▶ _What is required_
Reproduce each line of the material exactly as it reads.

=== Section Start ===

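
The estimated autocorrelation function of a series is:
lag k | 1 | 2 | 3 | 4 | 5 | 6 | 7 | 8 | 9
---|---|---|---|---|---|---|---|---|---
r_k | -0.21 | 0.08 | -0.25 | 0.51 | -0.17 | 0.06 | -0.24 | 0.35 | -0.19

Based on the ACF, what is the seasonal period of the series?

The largest autocorrelation is r_4 = 0.51, with a weaker echo at lag 8 (0.35); the remaining lags stay at or below 0.08.
The dominant spike at lag 4 indicates a seasonal period of 4.

4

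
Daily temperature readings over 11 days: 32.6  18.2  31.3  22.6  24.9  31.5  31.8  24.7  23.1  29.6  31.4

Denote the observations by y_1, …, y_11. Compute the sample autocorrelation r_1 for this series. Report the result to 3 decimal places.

Mean ȳ = (32.6 + 18.2 + 31.3 + 22.6 + 24.9 + 31.5 + 31.8 + 24.7 + 23.1 + 29.6 + 31.4)/11 = 27.4273
Numerator Σ_{t=1}^{10}(y_t−ȳ)(y_{t+1}−ȳ) = -83.3380
Denominator Σ(y_t−ȳ)² = 238.9618
r_1 = -83.3380 / 238.9618 = -0.349

-0.349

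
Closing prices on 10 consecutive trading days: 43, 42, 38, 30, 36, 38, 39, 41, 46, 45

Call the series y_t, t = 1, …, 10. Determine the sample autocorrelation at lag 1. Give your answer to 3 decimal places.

0.526

Mean ȳ = (43 + 42 + 38 + 30 + 36 + 38 + 39 + 41 + 46 + 45)/10 = 39.8000
Numerator Σ_{t=1}^{9}(y_t−ȳ)(y_{t+1}−ȳ) = 104.9600
Denominator Σ(y_t−ȳ)² = 199.6000
r_1 = 104.9600 / 199.6000 = 0.526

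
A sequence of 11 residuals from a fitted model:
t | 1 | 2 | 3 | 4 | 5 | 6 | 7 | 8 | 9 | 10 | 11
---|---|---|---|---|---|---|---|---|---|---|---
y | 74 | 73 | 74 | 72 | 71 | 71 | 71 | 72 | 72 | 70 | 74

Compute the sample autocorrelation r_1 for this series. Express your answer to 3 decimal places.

Mean ȳ = (74 + 73 + 74 + 72 + 71 + 71 + 71 + 72 + 72 + 70 + 74)/11 = 72.1818
Numerator Σ_{t=1}^{10}(y_t−ȳ)(y_{t+1}−ȳ) = 2.3306
Denominator Σ(y_t−ȳ)² = 19.6364
r_1 = 2.3306 / 19.6364 = 0.119

0.119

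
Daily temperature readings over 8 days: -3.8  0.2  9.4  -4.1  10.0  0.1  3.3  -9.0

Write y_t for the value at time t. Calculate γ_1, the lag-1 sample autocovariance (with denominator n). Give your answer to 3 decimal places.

Mean ȳ = (-3.8 + 0.2 + 9.4 − 4.1 + 10.0 + 0.1 + 3.3 − 9.0)/8 = 0.7625
Deviations: -4.5625, -0.5625, 8.6375, -4.8625, 9.2375, -0.6625, 2.5375, -9.7625
Σ_{t=1}^{7}(y_t−ȳ)(y_{t+1}−ȳ) = -121.7827
γ_1 = -121.7827 / 8 = -15.223

-15.223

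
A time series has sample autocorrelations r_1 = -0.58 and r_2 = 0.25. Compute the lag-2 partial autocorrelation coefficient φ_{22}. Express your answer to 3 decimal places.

-0.130

φ_{22} = (r_2 − r_1²) / (1 − r_1²)
r_1² = (-0.58)² = 0.3364
Numerator = 0.25 − 0.3364 = -0.0864; denominator = 1 − 0.3364 = 0.6636
φ_{22} = -0.0864 / 0.6636 = -0.130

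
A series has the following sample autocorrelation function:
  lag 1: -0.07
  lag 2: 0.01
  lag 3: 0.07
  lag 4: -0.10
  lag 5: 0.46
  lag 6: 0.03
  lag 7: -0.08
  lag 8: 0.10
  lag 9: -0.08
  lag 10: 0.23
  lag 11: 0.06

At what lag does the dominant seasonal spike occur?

5

The largest autocorrelation is r_5 = 0.46, with a weaker echo at lag 10 (0.23); the remaining lags stay at or below 0.10.
The dominant spike at lag 5 indicates a seasonal period of 5.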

=== Section End ===

▶ _Written response_
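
The estimated autocorrelation function of a series is:
lag k | 1 | 2 | 3 | 4 | 5 | 6 | 7 | 8 | 9
---|---|---|---|---|---|---|---|---|---
r_k | -0.21 | 0.08 | -0.25 | 0.51 | -0.17 | 0.06 | -0.24 | 0.35 | -0.19

Based on the ACF, what is the seasonal period of the series?

The largest autocorrelation is r_4 = 0.51, with a weaker echo at lag 8 (0.35); the remaining lags stay at or below 0.08.
The dominant spike at lag 4 indicates a seasonal period of 4.

4

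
Daily temperature readings over 11 days: 32.6  18.2  31.3  22.6  24.9  31.5  31.8  24.7  23.1  29.6  31.4

Denote the observations by y_1, …, y_11. Compute the sample autocorrelation r_1 for this series. Report the result to 3 decimal places.

Mean ȳ = (32.6 + 18.2 + 31.3 + 22.6 + 24.9 + 31.5 + 31.8 + 24.7 + 23.1 + 29.6 + 31.4)/11 = 27.4273
Numerator Σ_{t=1}^{10}(y_t−ȳ)(y_{t+1}−ȳ) = -83.3380
Denominator Σ(y_t−ȳ)² = 238.9618
r_1 = -83.3380 / 238.9618 = -0.349

-0.349

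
Closing prices on 10 consecutive trading days: 43, 42, 38, 30, 36, 38, 39, 41, 46, 45

Call the series y_t, t = 1, …, 10. Determine the sample autocorrelation at lag 1. Give your answer to 3 decimal places.

0.526

Mean ȳ = (43 + 42 + 38 + 30 + 36 + 38 + 39 + 41 + 46 + 45)/10 = 39.8000
Numerator Σ_{t=1}^{9}(y_t−ȳ)(y_{t+1}−ȳ) = 104.9600
Denominator Σ(y_t−ȳ)² = 199.6000
r_1 = 104.9600 / 199.6000 = 0.526

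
A sequence of 11 residuals from a fitted model:
t | 1 | 2 | 3 | 4 | 5 | 6 | 7 | 8 | 9 | 10 | 11
---|---|---|---|---|---|---|---|---|---|---|---
y | 74 | 73 | 74 | 72 | 71 | 71 | 71 | 72 | 72 | 70 | 74

Compute the sample autocorrelation r_1 for this series. Express your answer to 3 decimal places.

Mean ȳ = (74 + 73 + 74 + 72 + 71 + 71 + 71 + 72 + 72 + 70 + 74)/11 = 72.1818
Numerator Σ_{t=1}^{10}(y_t−ȳ)(y_{t+1}−ȳ) = 2.3306
Denominator Σ(y_t−ȳ)² = 19.6364
r_1 = 2.3306 / 19.6364 = 0.119

0.119

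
Daily temperature readings over 8 days: -3.8  0.2  9.4  -4.1  10.0  0.1  3.3  -9.0

Write y_t for the value at time t. Calculate γ_1, the lag-1 sample autocovariance (with denominator n). Give your answer to 3 decimal places.

Mean ȳ = (-3.8 + 0.2 + 9.4 − 4.1 + 10.0 + 0.1 + 3.3 − 9.0)/8 = 0.7625
Deviations: -4.5625, -0.5625, 8.6375, -4.8625, 9.2375, -0.6625, 2.5375, -9.7625
Σ_{t=1}^{7}(y_t−ȳ)(y_{t+1}−ȳ) = -121.7827
γ_1 = -121.7827 / 8 = -15.223

-15.223

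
A time series has sample autocorrelations r_1 = -0.58 and r_2 = 0.25. Compute the lag-2 partial autocorrelation coefficient φ_{22}. Express your answer to 3 decimal places.

-0.130

φ_{22} = (r_2 − r_1²) / (1 − r_1²)
r_1² = (-0.58)² = 0.3364
Numerator = 0.25 − 0.3364 = -0.0864; denominator = 1 − 0.3364 = 0.6636
φ_{22} = -0.0864 / 0.6636 = -0.130

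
A series has the following sample autocorrelation function:
  lag 1: -0.07
  lag 2: 0.01
  lag 3: 0.07
  lag 4: -0.10
  lag 5: 0.46
  lag 6: 0.03
  lag 7: -0.08
  lag 8: 0.10
  lag 9: -0.08
  lag 10: 0.23
  lag 11: 0.06

At what lag does the dominant seasonal spike occur?

5

The largest autocorrelation is r_5 = 0.46, with a weaker echo at lag 10 (0.23); the remaining lags stay at or below 0.10.
The dominant spike at lag 5 indicates a seasonal period of 5.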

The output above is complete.